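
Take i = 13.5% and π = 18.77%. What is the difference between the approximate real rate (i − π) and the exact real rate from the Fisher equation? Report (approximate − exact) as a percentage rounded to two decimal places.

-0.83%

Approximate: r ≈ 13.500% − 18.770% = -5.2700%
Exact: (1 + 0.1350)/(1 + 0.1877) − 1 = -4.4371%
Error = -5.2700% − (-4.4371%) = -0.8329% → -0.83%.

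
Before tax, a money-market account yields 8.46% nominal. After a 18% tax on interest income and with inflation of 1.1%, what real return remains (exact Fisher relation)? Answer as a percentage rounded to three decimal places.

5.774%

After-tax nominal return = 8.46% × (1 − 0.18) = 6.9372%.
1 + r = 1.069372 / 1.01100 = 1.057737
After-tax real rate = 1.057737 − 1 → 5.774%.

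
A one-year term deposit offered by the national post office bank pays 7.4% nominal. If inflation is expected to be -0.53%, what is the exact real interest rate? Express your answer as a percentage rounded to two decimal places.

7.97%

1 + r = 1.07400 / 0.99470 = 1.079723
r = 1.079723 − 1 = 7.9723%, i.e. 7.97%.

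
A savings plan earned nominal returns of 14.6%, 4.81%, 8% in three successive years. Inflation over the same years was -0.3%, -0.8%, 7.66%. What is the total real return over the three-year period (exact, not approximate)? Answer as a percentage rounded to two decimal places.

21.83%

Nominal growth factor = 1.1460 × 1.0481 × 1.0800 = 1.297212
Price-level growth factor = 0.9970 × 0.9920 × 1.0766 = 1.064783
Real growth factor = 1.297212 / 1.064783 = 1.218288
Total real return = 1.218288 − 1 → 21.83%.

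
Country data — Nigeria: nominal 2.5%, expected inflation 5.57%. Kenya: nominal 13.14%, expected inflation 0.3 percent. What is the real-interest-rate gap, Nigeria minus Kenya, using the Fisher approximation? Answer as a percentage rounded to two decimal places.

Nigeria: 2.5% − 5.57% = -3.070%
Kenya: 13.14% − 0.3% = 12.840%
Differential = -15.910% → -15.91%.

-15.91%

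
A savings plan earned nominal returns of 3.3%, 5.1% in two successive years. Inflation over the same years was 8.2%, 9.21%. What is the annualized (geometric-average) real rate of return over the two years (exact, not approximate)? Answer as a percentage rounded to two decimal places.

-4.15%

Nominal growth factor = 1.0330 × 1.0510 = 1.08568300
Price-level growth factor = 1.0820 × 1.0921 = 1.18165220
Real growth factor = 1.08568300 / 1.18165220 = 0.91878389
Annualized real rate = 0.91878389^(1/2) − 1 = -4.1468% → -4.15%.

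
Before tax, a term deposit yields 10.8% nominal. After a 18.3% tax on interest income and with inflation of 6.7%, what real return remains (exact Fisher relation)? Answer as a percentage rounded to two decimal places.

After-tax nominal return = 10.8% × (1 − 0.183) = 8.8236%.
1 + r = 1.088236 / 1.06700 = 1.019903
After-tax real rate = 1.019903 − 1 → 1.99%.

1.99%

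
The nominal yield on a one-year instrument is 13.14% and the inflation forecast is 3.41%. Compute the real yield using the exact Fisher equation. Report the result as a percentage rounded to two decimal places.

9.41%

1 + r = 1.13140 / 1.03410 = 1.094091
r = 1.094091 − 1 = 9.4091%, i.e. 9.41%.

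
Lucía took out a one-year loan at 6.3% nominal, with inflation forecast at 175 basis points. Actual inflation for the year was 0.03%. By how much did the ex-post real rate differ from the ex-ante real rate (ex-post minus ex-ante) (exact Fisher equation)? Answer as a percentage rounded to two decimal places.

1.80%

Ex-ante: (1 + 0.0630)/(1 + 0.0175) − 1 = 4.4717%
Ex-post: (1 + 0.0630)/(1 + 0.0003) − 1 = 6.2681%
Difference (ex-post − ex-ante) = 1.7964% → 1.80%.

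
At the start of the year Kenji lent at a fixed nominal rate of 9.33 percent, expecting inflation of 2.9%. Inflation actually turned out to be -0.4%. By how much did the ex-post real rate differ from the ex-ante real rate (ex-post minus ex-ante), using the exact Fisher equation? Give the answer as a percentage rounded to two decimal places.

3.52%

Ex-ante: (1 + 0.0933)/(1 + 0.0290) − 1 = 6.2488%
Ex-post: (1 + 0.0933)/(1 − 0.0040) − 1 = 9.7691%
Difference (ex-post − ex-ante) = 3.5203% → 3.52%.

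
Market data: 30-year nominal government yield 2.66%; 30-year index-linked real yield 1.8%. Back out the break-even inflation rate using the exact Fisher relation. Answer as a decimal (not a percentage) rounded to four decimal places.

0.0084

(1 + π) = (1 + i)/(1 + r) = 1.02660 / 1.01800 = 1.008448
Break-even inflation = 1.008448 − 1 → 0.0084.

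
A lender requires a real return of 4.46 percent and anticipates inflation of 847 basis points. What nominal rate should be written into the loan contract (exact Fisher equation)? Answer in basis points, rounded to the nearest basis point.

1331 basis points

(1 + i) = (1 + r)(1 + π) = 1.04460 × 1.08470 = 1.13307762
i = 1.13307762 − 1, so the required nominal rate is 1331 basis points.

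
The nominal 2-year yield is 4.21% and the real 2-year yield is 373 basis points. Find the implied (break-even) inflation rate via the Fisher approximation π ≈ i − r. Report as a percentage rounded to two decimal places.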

■ ■ ■ ■

▶ _What you need to do_
Write the listing out again, matching every line exactly.

▶ _Answer to this exercise_
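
Take i = 13.5% and π = 18.77%. What is the difference between the approximate real rate (i − π) and the exact real rate from the Fisher equation? Report (approximate − exact) as a percentage rounded to two decimal places.

-0.83%

Approximate: r ≈ 13.500% − 18.770% = -5.2700%
Exact: (1 + 0.1350)/(1 + 0.1877) − 1 = -4.4371%
Error = -5.2700% − (-4.4371%) = -0.8329% → -0.83%.

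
Before tax, a money-market account yields 8.46% nominal. After a 18% tax on interest income and with inflation of 1.1%, what real return remains (exact Fisher relation)? Answer as a percentage rounded to three decimal places.

5.774%

After-tax nominal return = 8.46% × (1 − 0.18) = 6.9372%.
1 + r = 1.069372 / 1.01100 = 1.057737
After-tax real rate = 1.057737 − 1 → 5.774%.

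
A one-year term deposit offered by the national post office bank pays 7.4% nominal. If inflation is expected to be -0.53%, what is the exact real interest rate? Express your answer as a percentage rounded to two decimal places.

7.97%

1 + r = 1.07400 / 0.99470 = 1.079723
r = 1.079723 − 1 = 7.9723%, i.e. 7.97%.

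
A savings plan earned nominal returns of 14.6%, 4.81%, 8% in three successive years. Inflation over the same years was -0.3%, -0.8%, 7.66%. What is the total real return over the three-year period (exact, not approximate)? Answer as a percentage rounded to two decimal places.

21.83%

Nominal growth factor = 1.1460 × 1.0481 × 1.0800 = 1.297212
Price-level growth factor = 0.9970 × 0.9920 × 1.0766 = 1.064783
Real growth factor = 1.297212 / 1.064783 = 1.218288
Total real return = 1.218288 − 1 → 21.83%.

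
Country data — Nigeria: nominal 2.5%, expected inflation 5.57%. Kenya: nominal 13.14%, expected inflation 0.3 percent. What is the real-interest-rate gap, Nigeria minus Kenya, using the Fisher approximation? Answer as a percentage rounded to two decimal places.

Nigeria: 2.5% − 5.57% = -3.070%
Kenya: 13.14% − 0.3% = 12.840%
Differential = -15.910% → -15.91%.

-15.91%

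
A savings plan earned nominal returns of 3.3%, 5.1% in two successive years. Inflation over the same years was 8.2%, 9.21%. What is the annualized (geometric-average) real rate of return over the two years (exact, not approximate)? Answer as a percentage rounded to two decimal places.

-4.15%

Nominal growth factor = 1.0330 × 1.0510 = 1.08568300
Price-level growth factor = 1.0820 × 1.0921 = 1.18165220
Real growth factor = 1.08568300 / 1.18165220 = 0.91878389
Annualized real rate = 0.91878389^(1/2) − 1 = -4.1468% → -4.15%.

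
Before tax, a term deposit yields 10.8% nominal. After a 18.3% tax on interest income and with inflation of 6.7%, what real return remains (exact Fisher relation)? Answer as a percentage rounded to two decimal places.

After-tax nominal return = 10.8% × (1 − 0.183) = 8.8236%.
1 + r = 1.088236 / 1.06700 = 1.019903
After-tax real rate = 1.019903 − 1 → 1.99%.

1.99%

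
The nominal yield on a one-year instrument is 13.14% and the inflation forecast is 3.41%. Compute the real yield using the exact Fisher equation. Report the result as a percentage rounded to two decimal places.

9.41%

1 + r = 1.13140 / 1.03410 = 1.094091
r = 1.094091 − 1 = 9.4091%, i.e. 9.41%.

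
Lucía took out a one-year loan at 6.3% nominal, with inflation forecast at 175 basis points. Actual inflation for the year was 0.03%. By how much did the ex-post real rate differ from the ex-ante real rate (ex-post minus ex-ante) (exact Fisher equation)? Answer as a percentage rounded to two decimal places.

1.80%

Ex-ante: (1 + 0.0630)/(1 + 0.0175) − 1 = 4.4717%
Ex-post: (1 + 0.0630)/(1 + 0.0003) − 1 = 6.2681%
Difference (ex-post − ex-ante) = 1.7964% → 1.80%.

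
At the start of the year Kenji lent at a fixed nominal rate of 9.33 percent, expecting inflation of 2.9%. Inflation actually turned out to be -0.4%. By how much did the ex-post real rate differ from the ex-ante real rate (ex-post minus ex-ante), using the exact Fisher equation? Give the answer as a percentage rounded to two decimal places.

3.52%

Ex-ante: (1 + 0.0933)/(1 + 0.0290) − 1 = 6.2488%
Ex-post: (1 + 0.0933)/(1 − 0.0040) − 1 = 9.7691%
Difference (ex-post − ex-ante) = 3.5203% → 3.52%.

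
Market data: 30-year nominal government yield 2.66%; 30-year index-linked real yield 1.8%. Back out the break-even inflation rate using the exact Fisher relation. Answer as a decimal (not a percentage) rounded to four decimal places.

0.0084

(1 + π) = (1 + i)/(1 + r) = 1.02660 / 1.01800 = 1.008448
Break-even inflation = 1.008448 − 1 → 0.0084.

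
A lender requires a real return of 4.46 percent and anticipates inflation of 847 basis points. What nominal rate should be written into the loan contract (exact Fisher equation)? Answer in basis points, rounded to the nearest basis point.

1331 basis points

(1 + i) = (1 + r)(1 + π) = 1.04460 × 1.08470 = 1.13307762
i = 1.13307762 − 1, so the required nominal rate is 1331 basis points.

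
The nominal 2-year yield is 4.21% and the real 2-year yield is 373 basis points. Find the implied (break-even) inflation rate via the Fisher approximation π ≈ i − r. Report as a percentage rounded to two decimal places.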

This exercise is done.